WHAT TO DO
Give the count of lines in the entries below that contain the string "translate", and only that count.

DATA

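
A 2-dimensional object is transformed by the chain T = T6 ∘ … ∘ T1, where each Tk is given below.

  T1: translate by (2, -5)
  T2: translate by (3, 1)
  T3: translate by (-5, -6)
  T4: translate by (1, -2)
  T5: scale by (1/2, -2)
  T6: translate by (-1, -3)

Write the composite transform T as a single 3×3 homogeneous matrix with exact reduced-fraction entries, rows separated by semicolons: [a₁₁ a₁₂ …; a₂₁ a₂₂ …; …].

T1 = [1 0 2; 0 1 -5; 0 0 1]
T2·T1 = [1 0 5; 0 1 -4; 0 0 1]
T3·…·T1 = [1 0 0; 0 1 -10; 0 0 1]
T4·…·T1 = [1 0 1; 0 1 -12; 0 0 1]
T5·…·T1 = [1/2 0 1/2; 0 -2 24; 0 0 1]
T6·…·T1 = [1/2 0 -1/2; 0 -2 21; 0 0 1]

T = [1/2 0 -1/2; 0 -2 21; 0 0 1]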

ANSWER BOX
5